Saved data entries:

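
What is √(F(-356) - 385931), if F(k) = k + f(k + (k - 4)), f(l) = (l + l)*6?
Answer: I*√394879 ≈ 628.39*I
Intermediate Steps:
f(l) = 12*l (f(l) = (2*l)*6 = 12*l)
F(k) = -48 + 25*k (F(k) = k + 12*(k + (k - 4)) = k + 12*(k + (-4 + k)) = k + 12*(-4 + 2*k) = k + (-48 + 24*k) = -48 + 25*k)
√(F(-356) - 385931) = √((-48 + 25*(-356)) - 385931) = √((-48 - 8900) - 385931) = √(-8948 - 385931) = √(-394879) = I*√394879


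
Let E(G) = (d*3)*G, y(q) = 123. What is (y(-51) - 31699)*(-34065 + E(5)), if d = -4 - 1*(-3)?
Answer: 1076110080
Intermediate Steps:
d = -1 (d = -4 + 3 = -1)
E(G) = -3*G (E(G) = (-1*3)*G = -3*G)
(y(-51) - 31699)*(-34065 + E(5)) = (123 - 31699)*(-34065 - 3*5) = -31576*(-34065 - 15) = -31576*(-34080) = 1076110080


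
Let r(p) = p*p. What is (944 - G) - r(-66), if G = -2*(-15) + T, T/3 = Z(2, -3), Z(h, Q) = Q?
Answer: -3433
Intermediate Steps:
T = -9 (T = 3*(-3) = -9)
r(p) = p**2
G = 21 (G = -2*(-15) - 9 = 30 - 9 = 21)
(944 - G) - r(-66) = (944 - 1*21) - 1*(-66)**2 = (944 - 21) - 1*4356 = 923 - 4356 = -3433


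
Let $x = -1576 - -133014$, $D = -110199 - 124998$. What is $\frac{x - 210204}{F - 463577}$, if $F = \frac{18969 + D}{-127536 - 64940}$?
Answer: $\frac{1895070577}{11153403803} \approx 0.16991$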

■ WORK ORDER
Reproduce, word for word, the lines of the data from the one that contains "Answer: -3433" to the end, both ends included.

■ ANSWER BOX
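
Answer: -3433
Intermediate Steps:
T = -9 (T = 3*(-3) = -9)
r(p) = p**2
G = 21 (G = -2*(-15) - 9 = 30 - 9 = 21)
(944 - G) - r(-66) = (944 - 1*21) - 1*(-66)**2 = (944 - 21) - 1*4356 = 923 - 4356 = -3433


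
Let $x = -1576 - -133014$, $D = -110199 - 124998$. What is $\frac{x - 210204}{F - 463577}$, if $F = \frac{18969 + D}{-127536 - 64940}$?
Answer: $\frac{1895070577}{11153403803} \approx 0.16991$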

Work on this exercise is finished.